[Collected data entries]

>>>

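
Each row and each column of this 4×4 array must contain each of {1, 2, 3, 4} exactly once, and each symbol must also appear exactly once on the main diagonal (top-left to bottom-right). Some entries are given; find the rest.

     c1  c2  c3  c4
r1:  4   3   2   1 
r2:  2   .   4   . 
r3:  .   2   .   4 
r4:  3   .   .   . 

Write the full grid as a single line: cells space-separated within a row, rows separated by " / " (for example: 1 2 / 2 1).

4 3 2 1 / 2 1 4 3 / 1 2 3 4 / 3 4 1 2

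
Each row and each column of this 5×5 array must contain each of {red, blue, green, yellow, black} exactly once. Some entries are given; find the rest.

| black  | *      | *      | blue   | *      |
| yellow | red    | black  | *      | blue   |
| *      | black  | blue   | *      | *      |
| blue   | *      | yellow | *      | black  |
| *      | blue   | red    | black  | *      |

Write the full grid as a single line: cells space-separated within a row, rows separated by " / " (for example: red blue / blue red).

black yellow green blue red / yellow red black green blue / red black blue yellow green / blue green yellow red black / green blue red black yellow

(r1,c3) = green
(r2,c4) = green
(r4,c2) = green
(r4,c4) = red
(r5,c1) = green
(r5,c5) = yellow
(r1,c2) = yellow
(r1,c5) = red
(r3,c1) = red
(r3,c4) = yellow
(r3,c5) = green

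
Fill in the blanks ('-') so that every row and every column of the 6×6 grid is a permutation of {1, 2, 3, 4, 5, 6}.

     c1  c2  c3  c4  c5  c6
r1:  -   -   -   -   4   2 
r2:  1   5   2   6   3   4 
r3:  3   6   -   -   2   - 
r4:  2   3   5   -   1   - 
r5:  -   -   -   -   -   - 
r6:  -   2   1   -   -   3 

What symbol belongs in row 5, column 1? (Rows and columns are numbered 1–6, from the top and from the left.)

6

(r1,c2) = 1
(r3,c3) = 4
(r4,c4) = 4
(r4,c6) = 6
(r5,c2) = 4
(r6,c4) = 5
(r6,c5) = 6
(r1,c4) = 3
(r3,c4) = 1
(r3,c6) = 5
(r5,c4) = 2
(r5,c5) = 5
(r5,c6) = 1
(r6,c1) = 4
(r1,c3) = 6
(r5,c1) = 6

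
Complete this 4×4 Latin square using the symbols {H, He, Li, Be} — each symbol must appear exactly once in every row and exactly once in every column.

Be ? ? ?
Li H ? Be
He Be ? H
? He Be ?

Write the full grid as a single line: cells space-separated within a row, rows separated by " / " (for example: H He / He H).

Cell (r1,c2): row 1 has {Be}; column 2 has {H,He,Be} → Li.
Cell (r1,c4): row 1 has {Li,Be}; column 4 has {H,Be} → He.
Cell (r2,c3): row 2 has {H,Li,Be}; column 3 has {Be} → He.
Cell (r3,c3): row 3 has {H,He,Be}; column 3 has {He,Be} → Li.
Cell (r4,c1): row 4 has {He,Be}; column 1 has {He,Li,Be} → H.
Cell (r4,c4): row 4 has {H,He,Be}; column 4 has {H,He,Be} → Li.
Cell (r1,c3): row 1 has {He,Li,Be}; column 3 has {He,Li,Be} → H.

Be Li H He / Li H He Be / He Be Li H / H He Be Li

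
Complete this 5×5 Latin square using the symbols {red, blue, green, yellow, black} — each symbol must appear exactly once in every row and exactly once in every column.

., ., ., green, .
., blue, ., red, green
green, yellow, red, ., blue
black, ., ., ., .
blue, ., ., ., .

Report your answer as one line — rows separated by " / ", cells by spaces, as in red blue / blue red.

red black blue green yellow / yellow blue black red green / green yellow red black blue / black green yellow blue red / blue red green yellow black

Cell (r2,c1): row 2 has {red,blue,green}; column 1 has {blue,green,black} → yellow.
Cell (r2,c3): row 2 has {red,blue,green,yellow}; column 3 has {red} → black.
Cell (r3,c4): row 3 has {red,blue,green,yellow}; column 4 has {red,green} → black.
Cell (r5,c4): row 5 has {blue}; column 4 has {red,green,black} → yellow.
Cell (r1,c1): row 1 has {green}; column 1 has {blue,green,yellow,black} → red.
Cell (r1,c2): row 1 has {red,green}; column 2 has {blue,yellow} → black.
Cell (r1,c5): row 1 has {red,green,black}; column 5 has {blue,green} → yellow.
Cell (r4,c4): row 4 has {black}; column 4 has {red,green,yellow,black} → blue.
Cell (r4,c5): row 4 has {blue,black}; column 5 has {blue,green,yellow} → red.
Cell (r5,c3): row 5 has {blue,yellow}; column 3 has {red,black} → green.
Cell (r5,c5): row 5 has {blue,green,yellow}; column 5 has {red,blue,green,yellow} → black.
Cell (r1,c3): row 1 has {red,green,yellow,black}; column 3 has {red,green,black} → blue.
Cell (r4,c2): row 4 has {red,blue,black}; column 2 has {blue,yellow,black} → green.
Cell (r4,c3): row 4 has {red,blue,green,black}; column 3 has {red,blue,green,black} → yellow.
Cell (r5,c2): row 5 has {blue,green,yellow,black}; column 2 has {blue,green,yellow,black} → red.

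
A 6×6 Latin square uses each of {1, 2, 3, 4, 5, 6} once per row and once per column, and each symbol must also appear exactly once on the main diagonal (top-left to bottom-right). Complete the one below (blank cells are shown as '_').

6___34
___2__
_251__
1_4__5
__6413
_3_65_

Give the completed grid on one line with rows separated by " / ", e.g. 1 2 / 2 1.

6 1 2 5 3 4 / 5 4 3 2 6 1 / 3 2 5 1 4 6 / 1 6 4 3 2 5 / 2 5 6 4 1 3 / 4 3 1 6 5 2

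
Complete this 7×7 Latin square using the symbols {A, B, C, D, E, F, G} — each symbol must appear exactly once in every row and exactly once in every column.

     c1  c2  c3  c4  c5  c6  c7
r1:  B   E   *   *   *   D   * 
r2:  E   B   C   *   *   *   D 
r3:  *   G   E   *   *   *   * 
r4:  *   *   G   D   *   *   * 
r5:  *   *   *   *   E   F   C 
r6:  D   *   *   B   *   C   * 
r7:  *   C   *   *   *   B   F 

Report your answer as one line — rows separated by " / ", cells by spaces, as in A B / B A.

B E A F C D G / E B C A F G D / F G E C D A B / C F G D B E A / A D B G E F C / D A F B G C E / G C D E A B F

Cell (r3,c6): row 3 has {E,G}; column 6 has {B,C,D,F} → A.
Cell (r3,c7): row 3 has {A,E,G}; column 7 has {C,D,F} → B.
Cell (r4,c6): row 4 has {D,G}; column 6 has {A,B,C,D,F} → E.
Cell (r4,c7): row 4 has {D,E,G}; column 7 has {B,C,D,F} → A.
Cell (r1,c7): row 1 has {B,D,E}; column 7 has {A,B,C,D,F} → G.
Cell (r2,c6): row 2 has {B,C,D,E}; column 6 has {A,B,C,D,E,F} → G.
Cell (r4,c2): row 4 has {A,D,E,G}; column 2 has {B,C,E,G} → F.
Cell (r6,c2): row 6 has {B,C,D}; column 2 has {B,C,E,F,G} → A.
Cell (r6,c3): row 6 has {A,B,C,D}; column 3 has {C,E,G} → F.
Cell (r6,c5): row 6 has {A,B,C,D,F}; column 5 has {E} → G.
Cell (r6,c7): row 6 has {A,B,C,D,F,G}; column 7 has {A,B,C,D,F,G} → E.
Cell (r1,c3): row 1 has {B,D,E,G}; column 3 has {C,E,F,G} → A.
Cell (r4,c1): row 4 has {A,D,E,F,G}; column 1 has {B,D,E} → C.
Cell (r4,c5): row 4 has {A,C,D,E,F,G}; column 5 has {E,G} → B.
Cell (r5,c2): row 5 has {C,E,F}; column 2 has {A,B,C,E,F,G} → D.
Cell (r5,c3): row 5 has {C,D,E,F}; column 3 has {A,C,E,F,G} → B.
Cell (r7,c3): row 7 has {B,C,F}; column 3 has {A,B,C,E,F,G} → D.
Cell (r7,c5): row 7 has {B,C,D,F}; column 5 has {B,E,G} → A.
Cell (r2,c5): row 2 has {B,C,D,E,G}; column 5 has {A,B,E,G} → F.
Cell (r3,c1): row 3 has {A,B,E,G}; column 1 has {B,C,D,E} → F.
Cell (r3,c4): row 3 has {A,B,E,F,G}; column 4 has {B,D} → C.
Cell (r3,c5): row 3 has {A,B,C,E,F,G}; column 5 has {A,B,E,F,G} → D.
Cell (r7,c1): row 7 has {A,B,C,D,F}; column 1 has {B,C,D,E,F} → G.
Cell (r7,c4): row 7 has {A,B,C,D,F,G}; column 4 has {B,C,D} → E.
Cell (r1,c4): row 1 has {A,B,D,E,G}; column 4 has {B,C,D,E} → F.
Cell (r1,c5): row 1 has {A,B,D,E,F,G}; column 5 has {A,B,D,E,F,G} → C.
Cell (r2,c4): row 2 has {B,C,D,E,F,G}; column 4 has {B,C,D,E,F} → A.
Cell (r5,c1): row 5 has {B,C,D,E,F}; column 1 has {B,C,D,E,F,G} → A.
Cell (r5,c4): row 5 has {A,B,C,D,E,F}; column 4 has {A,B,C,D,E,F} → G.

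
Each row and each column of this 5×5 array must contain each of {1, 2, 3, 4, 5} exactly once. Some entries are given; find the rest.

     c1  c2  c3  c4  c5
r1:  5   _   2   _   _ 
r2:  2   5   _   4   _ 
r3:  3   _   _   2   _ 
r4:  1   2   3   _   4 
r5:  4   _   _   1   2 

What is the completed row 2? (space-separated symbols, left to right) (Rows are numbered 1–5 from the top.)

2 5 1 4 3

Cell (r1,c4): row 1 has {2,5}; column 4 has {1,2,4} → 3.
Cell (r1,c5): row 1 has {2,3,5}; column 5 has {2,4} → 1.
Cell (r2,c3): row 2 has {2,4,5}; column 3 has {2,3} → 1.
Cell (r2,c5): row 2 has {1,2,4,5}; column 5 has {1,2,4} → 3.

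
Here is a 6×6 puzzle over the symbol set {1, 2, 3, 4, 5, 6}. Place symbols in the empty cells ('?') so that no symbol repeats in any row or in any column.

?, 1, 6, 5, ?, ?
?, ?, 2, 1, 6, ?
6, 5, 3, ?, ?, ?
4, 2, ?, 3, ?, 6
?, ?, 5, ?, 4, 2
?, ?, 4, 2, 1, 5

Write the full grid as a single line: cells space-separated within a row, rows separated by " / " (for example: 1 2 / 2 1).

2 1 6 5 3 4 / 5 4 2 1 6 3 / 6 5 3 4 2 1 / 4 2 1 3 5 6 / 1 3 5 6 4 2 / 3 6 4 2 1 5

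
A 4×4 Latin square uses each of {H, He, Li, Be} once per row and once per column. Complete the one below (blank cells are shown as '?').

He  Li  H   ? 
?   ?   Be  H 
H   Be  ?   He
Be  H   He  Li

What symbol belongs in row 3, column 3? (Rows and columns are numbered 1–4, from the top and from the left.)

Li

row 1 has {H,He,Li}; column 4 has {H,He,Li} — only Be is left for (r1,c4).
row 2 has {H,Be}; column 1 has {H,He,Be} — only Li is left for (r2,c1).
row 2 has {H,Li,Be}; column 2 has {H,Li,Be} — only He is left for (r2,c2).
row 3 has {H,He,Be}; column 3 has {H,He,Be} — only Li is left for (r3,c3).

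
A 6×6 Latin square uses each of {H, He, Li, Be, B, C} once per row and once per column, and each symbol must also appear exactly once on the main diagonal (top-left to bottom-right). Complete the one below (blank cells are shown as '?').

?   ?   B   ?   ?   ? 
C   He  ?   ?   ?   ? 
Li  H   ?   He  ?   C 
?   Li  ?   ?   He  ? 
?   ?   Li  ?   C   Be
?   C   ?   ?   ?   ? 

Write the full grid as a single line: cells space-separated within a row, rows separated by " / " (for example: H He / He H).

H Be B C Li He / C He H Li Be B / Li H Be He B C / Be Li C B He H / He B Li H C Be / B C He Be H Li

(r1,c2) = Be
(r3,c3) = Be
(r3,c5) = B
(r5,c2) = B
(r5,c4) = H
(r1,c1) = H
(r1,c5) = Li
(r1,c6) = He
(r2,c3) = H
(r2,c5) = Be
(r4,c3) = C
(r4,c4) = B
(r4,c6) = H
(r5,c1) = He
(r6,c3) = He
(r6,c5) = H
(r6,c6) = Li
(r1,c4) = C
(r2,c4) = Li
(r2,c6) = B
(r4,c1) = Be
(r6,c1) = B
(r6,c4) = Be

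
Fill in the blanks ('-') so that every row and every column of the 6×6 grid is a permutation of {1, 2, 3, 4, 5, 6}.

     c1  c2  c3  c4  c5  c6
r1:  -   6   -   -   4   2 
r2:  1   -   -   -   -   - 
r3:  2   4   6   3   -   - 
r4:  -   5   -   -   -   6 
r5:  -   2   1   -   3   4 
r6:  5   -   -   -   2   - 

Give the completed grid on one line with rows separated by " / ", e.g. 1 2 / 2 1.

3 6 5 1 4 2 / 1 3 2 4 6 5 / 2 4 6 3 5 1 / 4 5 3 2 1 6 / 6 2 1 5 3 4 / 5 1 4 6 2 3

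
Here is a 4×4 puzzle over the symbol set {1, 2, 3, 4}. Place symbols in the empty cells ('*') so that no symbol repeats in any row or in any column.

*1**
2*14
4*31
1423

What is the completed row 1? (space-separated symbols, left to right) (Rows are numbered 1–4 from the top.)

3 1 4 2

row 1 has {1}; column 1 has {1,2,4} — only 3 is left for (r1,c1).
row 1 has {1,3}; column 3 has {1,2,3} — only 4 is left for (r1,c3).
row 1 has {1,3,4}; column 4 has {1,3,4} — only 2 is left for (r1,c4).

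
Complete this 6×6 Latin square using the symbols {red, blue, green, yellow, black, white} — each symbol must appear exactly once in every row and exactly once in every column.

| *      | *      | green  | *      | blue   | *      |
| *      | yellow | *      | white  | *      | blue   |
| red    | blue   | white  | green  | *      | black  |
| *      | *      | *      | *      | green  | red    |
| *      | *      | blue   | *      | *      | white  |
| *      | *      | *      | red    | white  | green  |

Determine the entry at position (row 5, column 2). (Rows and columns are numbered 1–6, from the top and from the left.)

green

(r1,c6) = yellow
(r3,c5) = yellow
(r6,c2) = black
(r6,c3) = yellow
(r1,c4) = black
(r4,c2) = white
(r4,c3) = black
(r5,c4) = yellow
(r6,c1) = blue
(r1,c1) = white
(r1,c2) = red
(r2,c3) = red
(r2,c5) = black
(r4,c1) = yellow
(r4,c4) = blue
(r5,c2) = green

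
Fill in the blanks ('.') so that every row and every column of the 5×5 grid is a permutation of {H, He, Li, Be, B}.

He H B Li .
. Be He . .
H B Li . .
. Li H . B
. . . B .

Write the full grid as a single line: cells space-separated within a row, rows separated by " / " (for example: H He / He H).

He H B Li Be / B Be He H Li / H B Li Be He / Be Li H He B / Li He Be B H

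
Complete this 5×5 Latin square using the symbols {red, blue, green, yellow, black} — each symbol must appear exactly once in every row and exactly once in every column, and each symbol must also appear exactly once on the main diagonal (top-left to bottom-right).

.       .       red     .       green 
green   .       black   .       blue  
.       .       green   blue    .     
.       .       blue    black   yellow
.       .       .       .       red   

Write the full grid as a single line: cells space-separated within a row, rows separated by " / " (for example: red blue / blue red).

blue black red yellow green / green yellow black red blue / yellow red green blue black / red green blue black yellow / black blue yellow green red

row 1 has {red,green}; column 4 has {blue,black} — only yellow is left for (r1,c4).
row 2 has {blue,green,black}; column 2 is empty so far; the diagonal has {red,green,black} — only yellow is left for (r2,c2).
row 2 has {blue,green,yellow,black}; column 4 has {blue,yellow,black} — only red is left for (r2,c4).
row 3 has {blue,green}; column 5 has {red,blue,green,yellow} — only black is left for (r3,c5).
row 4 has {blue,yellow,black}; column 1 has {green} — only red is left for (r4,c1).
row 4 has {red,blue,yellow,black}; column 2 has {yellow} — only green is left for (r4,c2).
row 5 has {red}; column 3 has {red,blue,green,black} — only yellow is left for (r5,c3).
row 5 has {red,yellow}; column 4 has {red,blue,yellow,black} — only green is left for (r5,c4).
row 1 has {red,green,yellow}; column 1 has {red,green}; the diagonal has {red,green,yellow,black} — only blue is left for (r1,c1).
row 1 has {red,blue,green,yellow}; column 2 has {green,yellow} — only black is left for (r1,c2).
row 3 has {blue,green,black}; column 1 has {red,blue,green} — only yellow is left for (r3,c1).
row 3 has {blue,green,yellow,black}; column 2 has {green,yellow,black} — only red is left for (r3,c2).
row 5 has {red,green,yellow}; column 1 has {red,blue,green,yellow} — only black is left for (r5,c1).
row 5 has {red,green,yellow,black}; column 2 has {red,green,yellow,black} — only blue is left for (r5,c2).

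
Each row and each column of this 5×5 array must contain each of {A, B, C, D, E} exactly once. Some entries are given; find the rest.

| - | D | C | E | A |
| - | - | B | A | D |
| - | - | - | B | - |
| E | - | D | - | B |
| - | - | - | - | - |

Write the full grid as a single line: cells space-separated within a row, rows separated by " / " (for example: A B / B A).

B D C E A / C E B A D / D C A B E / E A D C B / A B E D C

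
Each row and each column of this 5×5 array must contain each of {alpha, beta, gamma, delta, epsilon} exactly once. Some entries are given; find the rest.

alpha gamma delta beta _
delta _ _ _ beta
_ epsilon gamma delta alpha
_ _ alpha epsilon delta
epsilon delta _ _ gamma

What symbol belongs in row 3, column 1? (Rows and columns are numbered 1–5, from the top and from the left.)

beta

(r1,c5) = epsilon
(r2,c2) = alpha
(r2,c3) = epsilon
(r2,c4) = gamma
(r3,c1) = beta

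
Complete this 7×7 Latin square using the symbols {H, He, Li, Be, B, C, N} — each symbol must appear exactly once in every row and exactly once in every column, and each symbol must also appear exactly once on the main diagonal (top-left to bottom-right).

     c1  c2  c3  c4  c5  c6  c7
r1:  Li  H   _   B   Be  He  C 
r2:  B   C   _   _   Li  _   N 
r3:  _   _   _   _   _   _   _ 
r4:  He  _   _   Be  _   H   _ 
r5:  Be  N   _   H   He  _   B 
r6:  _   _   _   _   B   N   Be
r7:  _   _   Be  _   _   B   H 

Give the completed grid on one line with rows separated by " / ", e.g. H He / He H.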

<<<

Copy out each line of the entries that holds "below".

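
A 6×6 Latin square uses each of {1, 2, 3, 4, 5, 6} once per row and once per column, and each symbol must also appear exactly once on the main diagonal (top-left to bottom-right). Complete the one below (blank cells are shown as '_').
A 4×4 Latin square uses each of {H, He, Li, Be} once per row and once per column. Complete the one below (blank cells are shown as '?').
A 6×6 Latin square uses each of {H, He, Li, Be, B, C} once per row and once per column, and each symbol must also appear exactly once on the main diagonal (top-left to bottom-right). Complete the one below (blank cells are shown as '?').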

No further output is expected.